Goal of the exercise:
Reproduce, with no edits, the line that contains "736 growth rings" and all the lines that follow it, ending with the last line of the records.

BEGIN Information

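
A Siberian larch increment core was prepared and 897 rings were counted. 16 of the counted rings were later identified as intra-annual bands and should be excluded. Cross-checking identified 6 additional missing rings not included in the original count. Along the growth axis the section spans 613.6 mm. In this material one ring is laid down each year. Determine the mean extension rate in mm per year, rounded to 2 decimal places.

Correcting the raw count gives 897 − 16 + 6 = 887 true rings.
613.6 mm over 887 years gives 613.6 / 887 ≈ 0.69 mm per year.

0.69 mm per year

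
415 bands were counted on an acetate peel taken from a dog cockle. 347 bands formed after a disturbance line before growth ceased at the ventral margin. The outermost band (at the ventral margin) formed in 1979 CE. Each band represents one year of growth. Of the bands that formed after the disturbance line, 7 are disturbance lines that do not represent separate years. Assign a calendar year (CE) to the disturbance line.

347 bands post-date the disturbance line.
Excluding 7 false bands: 347 − 7 = 340.
Counting back 340 years from 1979 CE places the disturbance line in 1979 − 340 = 1639 CE.

1639 CE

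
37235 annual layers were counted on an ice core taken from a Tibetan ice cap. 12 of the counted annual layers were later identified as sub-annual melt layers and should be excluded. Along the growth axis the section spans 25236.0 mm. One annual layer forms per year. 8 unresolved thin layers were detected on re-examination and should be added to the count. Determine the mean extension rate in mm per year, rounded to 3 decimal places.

Adjusted count: 37235 − 12 + 8 = 37231 annual layers.
Mean rate = 25236.0 mm / 37231 years ≈ 0.678 mm per year.

0.678 mm per year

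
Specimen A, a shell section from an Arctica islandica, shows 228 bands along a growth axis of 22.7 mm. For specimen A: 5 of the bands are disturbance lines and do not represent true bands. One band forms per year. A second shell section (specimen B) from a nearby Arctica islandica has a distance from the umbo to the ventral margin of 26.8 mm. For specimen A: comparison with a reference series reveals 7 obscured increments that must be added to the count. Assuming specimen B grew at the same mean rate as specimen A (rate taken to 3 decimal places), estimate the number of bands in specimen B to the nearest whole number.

Specimen A: adjusted count: 228 − 5 + 7 = 230 bands.
A: 22.7 mm over 230 years gives 22.7 / 230 ≈ 0.099 mm/year.
Specimen B: 26.8 mm / 0.099 mm per year = 270.71 years ≈ 271 bands.

271 bands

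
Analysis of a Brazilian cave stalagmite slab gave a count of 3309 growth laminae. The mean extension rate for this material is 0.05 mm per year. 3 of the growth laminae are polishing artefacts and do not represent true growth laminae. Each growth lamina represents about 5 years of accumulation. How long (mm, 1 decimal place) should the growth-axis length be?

After corrections the count is 3309 − 3 = 3306 growth laminae.
Multiplying by 5 years per growth lamina: 3306 × 5 = 16530 years.
Predicted length = 0.05 mm/year × 16530 years = 826.5 mm.

826.5 mm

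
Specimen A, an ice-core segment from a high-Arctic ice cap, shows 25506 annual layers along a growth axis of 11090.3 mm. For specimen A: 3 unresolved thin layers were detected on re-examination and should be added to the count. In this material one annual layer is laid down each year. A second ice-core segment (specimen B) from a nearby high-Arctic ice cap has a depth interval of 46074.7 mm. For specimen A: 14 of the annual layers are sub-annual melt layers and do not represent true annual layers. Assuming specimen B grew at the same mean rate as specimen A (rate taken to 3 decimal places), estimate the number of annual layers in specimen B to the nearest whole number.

105919 annual layers

Specimen A: after corrections the count is 25506 − 14 + 3 = 25495 annual layers.
A: 11090.3 mm over 25495 years gives 11090.3 / 25495 ≈ 0.435 mm/yr.
For B, 46074.7 / 0.435 = 105918.85 years ≈ 105919 annual layers.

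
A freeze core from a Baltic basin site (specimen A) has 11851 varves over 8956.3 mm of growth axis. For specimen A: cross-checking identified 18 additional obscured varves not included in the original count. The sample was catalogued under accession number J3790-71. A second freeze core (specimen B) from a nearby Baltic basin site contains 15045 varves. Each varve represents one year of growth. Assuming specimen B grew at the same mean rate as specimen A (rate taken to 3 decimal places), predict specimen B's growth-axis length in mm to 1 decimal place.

Specimen A: adjusted count: 11851 + 18 = 11869 varves.
A: Extension rate ≈ 8956.3 / 11869 = 0.755 mm per year.
Length of B = 0.755 × 15045 = 11359.0 mm.

11359.0 mm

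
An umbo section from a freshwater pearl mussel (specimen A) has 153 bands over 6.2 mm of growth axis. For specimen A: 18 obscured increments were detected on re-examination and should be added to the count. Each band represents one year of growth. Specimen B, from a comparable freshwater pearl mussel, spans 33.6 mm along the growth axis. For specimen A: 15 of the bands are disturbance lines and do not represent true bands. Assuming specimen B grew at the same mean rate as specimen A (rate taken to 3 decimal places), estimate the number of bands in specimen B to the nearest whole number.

840 bands

Specimen A: true band count = 153 − 15 + 18 = 156.
A: Extension rate ≈ 6.2 / 156 = 0.040 mm/yr.
For B, 33.6 / 0.040 = 840.00 years ≈ 840 bands.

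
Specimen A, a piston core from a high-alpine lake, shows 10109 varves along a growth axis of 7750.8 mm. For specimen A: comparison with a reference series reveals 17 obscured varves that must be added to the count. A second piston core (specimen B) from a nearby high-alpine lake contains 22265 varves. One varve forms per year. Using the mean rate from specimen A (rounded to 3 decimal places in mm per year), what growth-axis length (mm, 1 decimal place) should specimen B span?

Specimen A: adjusted count: 10109 + 17 = 10126 varves.
A: 7750.8 mm over 10126 years gives 7750.8 / 10126 ≈ 0.765 mm/yr.
B's length ≈ 0.765 × 22265 = 17032.7 mm.

17032.7 mm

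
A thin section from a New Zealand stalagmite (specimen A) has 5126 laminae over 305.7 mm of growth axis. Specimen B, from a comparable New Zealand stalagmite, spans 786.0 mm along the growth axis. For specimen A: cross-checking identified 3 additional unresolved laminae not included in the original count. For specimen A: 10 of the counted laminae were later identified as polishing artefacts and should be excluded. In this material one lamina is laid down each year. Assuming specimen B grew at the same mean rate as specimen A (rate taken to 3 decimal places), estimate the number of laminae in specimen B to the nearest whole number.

13100 laminae

Specimen A: true lamina count = 5126 − 10 + 3 = 5119.
A: Mean rate = 305.7 mm / 5119 years ≈ 0.060 mm/year.
For B, 786.0 / 0.060 = 13100.00 years ≈ 13100 laminae.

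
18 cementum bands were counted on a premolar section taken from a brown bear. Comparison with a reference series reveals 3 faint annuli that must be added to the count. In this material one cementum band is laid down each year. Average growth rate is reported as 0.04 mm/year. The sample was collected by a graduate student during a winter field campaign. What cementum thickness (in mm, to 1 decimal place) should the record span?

Adjusted count: 18 + 3 = 21 cementum bands.
Length ≈ 0.04 × 21 = 0.8 mm.

0.8 mm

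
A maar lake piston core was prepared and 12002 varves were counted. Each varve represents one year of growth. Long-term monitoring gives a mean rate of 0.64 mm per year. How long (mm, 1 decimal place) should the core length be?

7681.3 mm

12002 years of growth are recorded.
12002 years at 0.64 mm/year gives 0.64 × 12002 = 7681.3 mm.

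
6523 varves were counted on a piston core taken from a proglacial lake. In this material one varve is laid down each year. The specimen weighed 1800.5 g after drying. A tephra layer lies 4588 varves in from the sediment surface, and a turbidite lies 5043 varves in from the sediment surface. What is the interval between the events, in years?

455 yr

5043 − 4588 = 455 varves lie between the two events.
At one varve per year, 455 years elapsed between them.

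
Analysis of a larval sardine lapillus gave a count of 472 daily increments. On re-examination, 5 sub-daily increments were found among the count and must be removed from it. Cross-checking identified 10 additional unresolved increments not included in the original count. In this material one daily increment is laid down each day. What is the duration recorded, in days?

477 days

Adjusted count: 472 − 5 + 10 = 477 daily increments.
At one daily increment per day, that is 477 days.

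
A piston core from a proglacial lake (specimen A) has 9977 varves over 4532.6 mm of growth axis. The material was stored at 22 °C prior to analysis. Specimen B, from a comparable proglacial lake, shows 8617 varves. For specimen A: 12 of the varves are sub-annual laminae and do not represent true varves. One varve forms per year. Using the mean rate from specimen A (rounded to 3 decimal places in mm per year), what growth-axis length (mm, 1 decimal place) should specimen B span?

Specimen A: adjusted count: 9977 − 12 = 9965 varves.
A: 4532.6 mm over 9965 years gives 4532.6 / 9965 ≈ 0.455 mm per year.
B's length ≈ 0.455 × 8617 = 3920.7 mm.

3920.7 mm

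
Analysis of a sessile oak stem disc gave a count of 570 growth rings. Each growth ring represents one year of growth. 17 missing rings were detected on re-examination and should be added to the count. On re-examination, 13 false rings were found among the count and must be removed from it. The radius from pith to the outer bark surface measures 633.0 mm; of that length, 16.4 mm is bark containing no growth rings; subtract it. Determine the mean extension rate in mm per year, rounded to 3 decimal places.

After corrections the count is 570 − 13 + 17 = 574 growth rings.
The growth record spans 633.0 − 16.4 = 616.6 mm.
616.6 mm over 574 years gives 616.6 / 574 ≈ 1.074 mm per year.

1.074 mm per year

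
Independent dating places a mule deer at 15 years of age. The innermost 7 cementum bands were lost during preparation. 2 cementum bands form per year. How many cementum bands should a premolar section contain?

23 cementum bands

With 2 cementum bands per year, 15 years would produce 15 × 2 = 30 cementum bands.
Subtracting the 7 cementum bands not captured gives 30 − 7 = 23 cementum bands in the record.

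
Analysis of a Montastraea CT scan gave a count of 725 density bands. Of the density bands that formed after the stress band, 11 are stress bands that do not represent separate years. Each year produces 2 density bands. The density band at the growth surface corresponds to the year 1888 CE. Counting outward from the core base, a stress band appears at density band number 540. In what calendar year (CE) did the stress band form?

1801 CE

725 − 540 = 185 density bands lie beyond the stress band toward the growth surface.
Excluding 11 false density bands: 185 − 11 = 174.
Dividing by 2 density bands per year: 174 / 2 = 87 years.
1888 − 87 = 1801 CE.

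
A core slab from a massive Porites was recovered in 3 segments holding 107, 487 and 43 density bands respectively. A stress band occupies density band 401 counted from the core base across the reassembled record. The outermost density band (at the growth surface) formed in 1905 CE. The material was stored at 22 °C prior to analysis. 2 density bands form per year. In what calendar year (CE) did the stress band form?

Total density bands = 107 + 487 + 43 = 637.
637 − 401 = 236 density bands lie beyond the stress band toward the growth surface.
Dividing by 2 density bands per year: 236 / 2 = 118 years.
The density band at the growth surface is 1905 CE, so the stress band dates to 1905 − 118 = 1787 CE.

1787 CE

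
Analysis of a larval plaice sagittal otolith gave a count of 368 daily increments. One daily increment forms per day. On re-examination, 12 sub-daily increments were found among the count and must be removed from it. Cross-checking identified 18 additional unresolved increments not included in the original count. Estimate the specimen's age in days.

Adjusted count: 368 − 12 + 18 = 374 daily increments.
One daily increment per day makes the duration 374 days.

374 days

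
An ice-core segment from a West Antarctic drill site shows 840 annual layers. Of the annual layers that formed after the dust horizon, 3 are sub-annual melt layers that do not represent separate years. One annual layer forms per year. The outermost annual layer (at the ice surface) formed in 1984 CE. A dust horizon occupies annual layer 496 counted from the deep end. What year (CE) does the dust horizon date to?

1643 CE

Between annual layer 496 and the ice surface there are 840 − 496 = 344 annual layers.
344 − 3 false = 341 true annual layers after the dust horizon.
1984 − 341 = 1643 CE.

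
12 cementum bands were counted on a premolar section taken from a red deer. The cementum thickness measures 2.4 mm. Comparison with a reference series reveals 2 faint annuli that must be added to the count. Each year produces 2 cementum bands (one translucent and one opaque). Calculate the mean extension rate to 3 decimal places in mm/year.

0.343 mm/year

After corrections the count is 12 + 2 = 14 cementum bands.
With 2 cementum bands per year, 14 / 2 = 7 years.
Extension rate ≈ 2.4 / 7 = 0.343 mm/year.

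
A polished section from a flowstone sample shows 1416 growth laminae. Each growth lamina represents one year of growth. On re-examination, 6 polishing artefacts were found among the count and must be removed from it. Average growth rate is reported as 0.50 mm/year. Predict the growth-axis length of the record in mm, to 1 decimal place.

705.0 mm

After corrections the count is 1416 − 6 = 1410 growth laminae.
Length ≈ 0.50 × 1410 = 705.0 mm.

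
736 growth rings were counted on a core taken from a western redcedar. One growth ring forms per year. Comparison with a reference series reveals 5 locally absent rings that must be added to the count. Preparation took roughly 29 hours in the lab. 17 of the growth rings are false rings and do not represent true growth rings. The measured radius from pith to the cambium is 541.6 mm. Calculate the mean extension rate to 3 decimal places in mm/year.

0.748 mm/year

Correcting the raw count gives 736 − 17 + 5 = 724 true growth rings.
Extension rate ≈ 541.6 / 724 = 0.748 mm/year.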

END Information

Result of the exercise:
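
736 growth rings were counted on a core taken from a western redcedar. One growth ring forms per year. Comparison with a reference series reveals 5 locally absent rings that must be added to the count. Preparation took roughly 29 hours in the lab. 17 of the growth rings are false rings and do not represent true growth rings. The measured radius from pith to the cambium is 541.6 mm. Calculate the mean extension rate to 3 decimal places in mm/year.

0.748 mm/year

Correcting the raw count gives 736 − 17 + 5 = 724 true growth rings.
Extension rate ≈ 541.6 / 724 = 0.748 mm/year.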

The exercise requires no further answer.